## EXTRACTED DATA

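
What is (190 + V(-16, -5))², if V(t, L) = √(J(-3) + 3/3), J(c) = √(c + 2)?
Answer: (190 + √(1 + I))² ≈ 36519.0 + 173.9*I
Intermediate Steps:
J(c) = √(2 + c)
V(t, L) = √(1 + I) (V(t, L) = √(√(2 - 3) + 3/3) = √(√(-1) + 3*(⅓)) = √(I + 1) = √(1 + I))
(190 + V(-16, -5))² = (190 + √(1 + I))²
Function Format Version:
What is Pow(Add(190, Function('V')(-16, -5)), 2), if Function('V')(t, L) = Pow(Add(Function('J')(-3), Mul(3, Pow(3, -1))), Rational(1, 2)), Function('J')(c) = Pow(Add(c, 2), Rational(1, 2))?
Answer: Pow(Add(190, Pow(Add(1, I), Rational(1, 2))), 2) ≈ Add(36519., Mul(173.9, I))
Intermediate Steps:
Function('J')(c) = Pow(Add(2, c), Rational(1, 2))
Function('V')(t, L) = Pow(Add(1, I), Rational(1, 2)) (Function('V')(t, L) = Pow(Add(Pow(Add(2, -3), Rational(1, 2)), Mul(3, Pow(3, -1))), Rational(1, 2)) = Pow(Add(Pow(-1, Rational(1, 2)), Mul(3, Rational(1, 3))), Rational(1, 2)) = Pow(Add(I, 1), Rational(1, 2)) = Pow(Add(1, I), Rational(1, 2)))
Pow(Add(190, Function('V')(-16, -5)), 2) = Pow(Add(190, Pow(Add(1, I), Rational(1, 2))), 2)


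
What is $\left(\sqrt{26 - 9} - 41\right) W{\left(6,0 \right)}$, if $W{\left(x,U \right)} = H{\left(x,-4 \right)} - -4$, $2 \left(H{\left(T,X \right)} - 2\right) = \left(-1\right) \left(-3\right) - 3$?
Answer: $-246 + 6 \sqrt{17} \approx -221.26$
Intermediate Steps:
$H{\left(T,X \right)} = 2$ ($H{\left(T,X \right)} = 2 + \frac{\left(-1\right) \left(-3\right) - 3}{2} = 2 + \frac{3 - 3}{2} = 2 + \frac{1}{2} \cdot 0 = 2 + 0 = 2$)
$W{\left(x,U \right)} = 6$ ($W{\left(x,U \right)} = 2 - -4 = 2 + 4 = 6$)
$\left(\sqrt{26 - 9} - 41\right) W{\left(6,0 \right)} = \left(\sqrt{26 - 9} - 41\right) 6 = \left(\sqrt{17} - 41\right) 6 = \left(-41 + \sqrt{17}\right) 6 = -246 + 6 \sqrt{17}$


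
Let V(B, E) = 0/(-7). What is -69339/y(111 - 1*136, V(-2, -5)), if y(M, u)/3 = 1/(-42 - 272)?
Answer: 7257482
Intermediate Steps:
V(B, E) = 0 (V(B, E) = 0*(-1/7) = 0)
y(M, u) = -3/314 (y(M, u) = 3/(-42 - 272) = 3/(-314) = 3*(-1/314) = -3/314)
-69339/y(111 - 1*136, V(-2, -5)) = -69339/(-3/314) = -69339*(-314/3) = 7257482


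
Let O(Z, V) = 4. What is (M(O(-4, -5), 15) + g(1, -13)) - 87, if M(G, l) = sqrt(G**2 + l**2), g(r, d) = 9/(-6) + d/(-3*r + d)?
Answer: -1403/16 + sqrt(241) ≈ -72.163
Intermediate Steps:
g(r, d) = -3/2 + d/(d - 3*r) (g(r, d) = 9*(-1/6) + d/(d - 3*r) = -3/2 + d/(d - 3*r))
(M(O(-4, -5), 15) + g(1, -13)) - 87 = (sqrt(4**2 + 15**2) + (-1*(-13) + 9*1)/(2*(-13 - 3*1))) - 87 = (sqrt(16 + 225) + (13 + 9)/(2*(-13 - 3))) - 87 = (sqrt(241) + (1/2)*22/(-16)) - 87 = (sqrt(241) + (1/2)*(-1/16)*22) - 87 = (sqrt(241) - 11/16) - 87 = (-11/16 + sqrt(241)) - 87 = -1403/16 + sqrt(241)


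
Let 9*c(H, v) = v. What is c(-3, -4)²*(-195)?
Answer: -1040/27 ≈ -38.518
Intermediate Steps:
c(H, v) = v/9
c(-3, -4)²*(-195) = ((⅑)*(-4))²*(-195) = (-4/9)²*(-195) = (16/81)*(-195) = -1040/27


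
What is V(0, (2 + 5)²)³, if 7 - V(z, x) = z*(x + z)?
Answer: 343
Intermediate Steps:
V(z, x) = 7 - z*(x + z)
V(0, (2 + 5)²)³ = (7 - 1*0² - 1*(2 + 5)²*0)³ = (7 - 1*0 - 1*7²*0)³ = (7 + 0 - 1*49*0)³ = (7 + 0 + 0)³ = 7³ = 343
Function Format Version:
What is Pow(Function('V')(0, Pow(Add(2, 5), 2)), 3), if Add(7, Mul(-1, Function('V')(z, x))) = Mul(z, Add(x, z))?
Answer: 343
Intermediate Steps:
Function('V')(z, x) = Add(7, Mul(-1, z, Add(x, z))) (Function('V')(z, x) = Add(7, Mul(-1, Mul(z, Add(x, z)))) = Add(7, Mul(-1, z, Add(x, z))))
Pow(Function('V')(0, Pow(Add(2, 5), 2)), 3) = Pow(Add(7, Mul(-1, Pow(0, 2)), Mul(-1, Pow(Add(2, 5), 2), 0)), 3) = Pow(Add(7, Mul(-1, 0), Mul(-1, Pow(7, 2), 0)), 3) = Pow(Add(7, 0, Mul(-1, 49, 0)), 3) = Pow(Add(7, 0, 0), 3) = Pow(7, 3) = 343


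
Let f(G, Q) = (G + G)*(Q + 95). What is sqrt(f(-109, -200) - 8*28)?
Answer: sqrt(22666) ≈ 150.55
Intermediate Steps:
f(G, Q) = 2*G*(95 + Q) (f(G, Q) = (2*G)*(95 + Q) = 2*G*(95 + Q))
sqrt(f(-109, -200) - 8*28) = sqrt(2*(-109)*(95 - 200) - 8*28) = sqrt(2*(-109)*(-105) - 224) = sqrt(22890 - 224) = sqrt(22666)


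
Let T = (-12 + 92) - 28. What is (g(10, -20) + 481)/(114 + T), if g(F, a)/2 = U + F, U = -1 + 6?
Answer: 511/166 ≈ 3.0783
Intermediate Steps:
U = 5
g(F, a) = 10 + 2*F (g(F, a) = 2*(5 + F) = 10 + 2*F)
T = 52 (T = 80 - 28 = 52)
(g(10, -20) + 481)/(114 + T) = ((10 + 2*10) + 481)/(114 + 52) = ((10 + 20) + 481)/166 = (30 + 481)*(1/166) = 511*(1/166) = 511/166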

## TASK DETAILS
Without altering a single word, set down all the entries again.

## YOUR SOLUTION
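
What is (190 + V(-16, -5))², if V(t, L) = √(J(-3) + 3/3), J(c) = √(c + 2)?
Answer: (190 + √(1 + I))² ≈ 36519.0 + 173.9*I
Intermediate Steps:
J(c) = √(2 + c)
V(t, L) = √(1 + I) (V(t, L) = √(√(2 - 3) + 3/3) = √(√(-1) + 3*(⅓)) = √(I + 1) = √(1 + I))
(190 + V(-16, -5))² = (190 + √(1 + I))²
Function Format Version:
What is Pow(Add(190, Function('V')(-16, -5)), 2), if Function('V')(t, L) = Pow(Add(Function('J')(-3), Mul(3, Pow(3, -1))), Rational(1, 2)), Function('J')(c) = Pow(Add(c, 2), Rational(1, 2))?
Answer: Pow(Add(190, Pow(Add(1, I), Rational(1, 2))), 2) ≈ Add(36519., Mul(173.9, I))
Intermediate Steps:
Function('J')(c) = Pow(Add(2, c), Rational(1, 2))
Function('V')(t, L) = Pow(Add(1, I), Rational(1, 2)) (Function('V')(t, L) = Pow(Add(Pow(Add(2, -3), Rational(1, 2)), Mul(3, Pow(3, -1))), Rational(1, 2)) = Pow(Add(Pow(-1, Rational(1, 2)), Mul(3, Rational(1, 3))), Rational(1, 2)) = Pow(Add(I, 1), Rational(1, 2)) = Pow(Add(1, I), Rational(1, 2)))
Pow(Add(190, Function('V')(-16, -5)), 2) = Pow(Add(190, Pow(Add(1, I), Rational(1, 2))), 2)


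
What is $\left(\sqrt{26 - 9} - 41\right) W{\left(6,0 \right)}$, if $W{\left(x,U \right)} = H{\left(x,-4 \right)} - -4$, $2 \left(H{\left(T,X \right)} - 2\right) = \left(-1\right) \left(-3\right) - 3$?
Answer: $-246 + 6 \sqrt{17} \approx -221.26$
Intermediate Steps:
$H{\left(T,X \right)} = 2$ ($H{\left(T,X \right)} = 2 + \frac{\left(-1\right) \left(-3\right) - 3}{2} = 2 + \frac{3 - 3}{2} = 2 + \frac{1}{2} \cdot 0 = 2 + 0 = 2$)
$W{\left(x,U \right)} = 6$ ($W{\left(x,U \right)} = 2 - -4 = 2 + 4 = 6$)
$\left(\sqrt{26 - 9} - 41\right) W{\left(6,0 \right)} = \left(\sqrt{26 - 9} - 41\right) 6 = \left(\sqrt{17} - 41\right) 6 = \left(-41 + \sqrt{17}\right) 6 = -246 + 6 \sqrt{17}$


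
Let V(B, E) = 0/(-7). What is -69339/y(111 - 1*136, V(-2, -5)), if y(M, u)/3 = 1/(-42 - 272)?
Answer: 7257482
Intermediate Steps:
V(B, E) = 0 (V(B, E) = 0*(-1/7) = 0)
y(M, u) = -3/314 (y(M, u) = 3/(-42 - 272) = 3/(-314) = 3*(-1/314) = -3/314)
-69339/y(111 - 1*136, V(-2, -5)) = -69339/(-3/314) = -69339*(-314/3) = 7257482


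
Let O(Z, V) = 4. What is (M(O(-4, -5), 15) + g(1, -13)) - 87, if M(G, l) = sqrt(G**2 + l**2), g(r, d) = 9/(-6) + d/(-3*r + d)?
Answer: -1403/16 + sqrt(241) ≈ -72.163
Intermediate Steps:
g(r, d) = -3/2 + d/(d - 3*r) (g(r, d) = 9*(-1/6) + d/(d - 3*r) = -3/2 + d/(d - 3*r))
(M(O(-4, -5), 15) + g(1, -13)) - 87 = (sqrt(4**2 + 15**2) + (-1*(-13) + 9*1)/(2*(-13 - 3*1))) - 87 = (sqrt(16 + 225) + (13 + 9)/(2*(-13 - 3))) - 87 = (sqrt(241) + (1/2)*22/(-16)) - 87 = (sqrt(241) + (1/2)*(-1/16)*22) - 87 = (sqrt(241) - 11/16) - 87 = (-11/16 + sqrt(241)) - 87 = -1403/16 + sqrt(241)


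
Let 9*c(H, v) = v. What is c(-3, -4)²*(-195)?
Answer: -1040/27 ≈ -38.518
Intermediate Steps:
c(H, v) = v/9
c(-3, -4)²*(-195) = ((⅑)*(-4))²*(-195) = (-4/9)²*(-195) = (16/81)*(-195) = -1040/27


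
What is V(0, (2 + 5)²)³, if 7 - V(z, x) = z*(x + z)?
Answer: 343
Intermediate Steps:
V(z, x) = 7 - z*(x + z)
V(0, (2 + 5)²)³ = (7 - 1*0² - 1*(2 + 5)²*0)³ = (7 - 1*0 - 1*7²*0)³ = (7 + 0 - 1*49*0)³ = (7 + 0 + 0)³ = 7³ = 343
Function Format Version:
What is Pow(Function('V')(0, Pow(Add(2, 5), 2)), 3), if Add(7, Mul(-1, Function('V')(z, x))) = Mul(z, Add(x, z))?
Answer: 343
Intermediate Steps:
Function('V')(z, x) = Add(7, Mul(-1, z, Add(x, z))) (Function('V')(z, x) = Add(7, Mul(-1, Mul(z, Add(x, z)))) = Add(7, Mul(-1, z, Add(x, z))))
Pow(Function('V')(0, Pow(Add(2, 5), 2)), 3) = Pow(Add(7, Mul(-1, Pow(0, 2)), Mul(-1, Pow(Add(2, 5), 2), 0)), 3) = Pow(Add(7, Mul(-1, 0), Mul(-1, Pow(7, 2), 0)), 3) = Pow(Add(7, 0, Mul(-1, 49, 0)), 3) = Pow(Add(7, 0, 0), 3) = Pow(7, 3) = 343


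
Let f(G, Q) = (G + G)*(Q + 95). What is sqrt(f(-109, -200) - 8*28)?
Answer: sqrt(22666) ≈ 150.55
Intermediate Steps:
f(G, Q) = 2*G*(95 + Q) (f(G, Q) = (2*G)*(95 + Q) = 2*G*(95 + Q))
sqrt(f(-109, -200) - 8*28) = sqrt(2*(-109)*(95 - 200) - 8*28) = sqrt(2*(-109)*(-105) - 224) = sqrt(22890 - 224) = sqrt(22666)


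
Let T = (-12 + 92) - 28. What is (g(10, -20) + 481)/(114 + T), if g(F, a)/2 = U + F, U = -1 + 6?
Answer: 511/166 ≈ 3.0783
Intermediate Steps:
U = 5
g(F, a) = 10 + 2*F (g(F, a) = 2*(5 + F) = 10 + 2*F)
T = 52 (T = 80 - 28 = 52)
(g(10, -20) + 481)/(114 + T) = ((10 + 2*10) + 481)/(114 + 52) = ((10 + 20) + 481)/166 = (30 + 481)*(1/166) = 511*(1/166) = 511/166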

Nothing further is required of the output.